Exercise brief: Once you reach the end of the data, transcribe all of it exactly.

━━━━━ Supplied entries

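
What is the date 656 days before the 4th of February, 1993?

April 20, 1991

−366 (one year; includes Feb 29, 1992) → Feb 4, 1992 (290 left).
−4 → Jan 31, 1992 (end of Jan, 31 days; 286 left).
−31 → Dec 31, 1991 (end of Dec, 31 days; 255 left).
−31 → Nov 30, 1991 (end of Nov, 30 days; 224 left).
−30 → Oct 31, 1991 (end of Oct, 31 days; 194 left).
−31 → Sep 30, 1991 (end of Sep, 30 days; 163 left).
−30 → Aug 31, 1991 (end of Aug, 31 days; 133 left).
−31 → Jul 31, 1991 (end of Jul, 31 days; 102 left).
−31 → Jun 30, 1991 (end of Jun, 30 days; 71 left).
−30 → May 31, 1991 (end of May, 31 days; 41 left).
−31 → Apr 30, 1991 (end of Apr, 30 days; 10 left).
−10 → Apr 20, 1991.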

━━━━━━━━━━

Solution below:
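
What is the date 656 days before the 4th of February, 1993?

April 20, 1991

−366 (one year; includes Feb 29, 1992) → Feb 4, 1992 (290 left).
−4 → Jan 31, 1992 (end of Jan, 31 days; 286 left).
−31 → Dec 31, 1991 (end of Dec, 31 days; 255 left).
−31 → Nov 30, 1991 (end of Nov, 30 days; 224 left).
−30 → Oct 31, 1991 (end of Oct, 31 days; 194 left).
−31 → Sep 30, 1991 (end of Sep, 30 days; 163 left).
−30 → Aug 31, 1991 (end of Aug, 31 days; 133 left).
−31 → Jul 31, 1991 (end of Jul, 31 days; 102 left).
−31 → Jun 30, 1991 (end of Jun, 30 days; 71 left).
−30 → May 31, 1991 (end of May, 31 days; 41 left).
−31 → Apr 30, 1991 (end of Apr, 30 days; 10 left).
−10 → Apr 20, 1991.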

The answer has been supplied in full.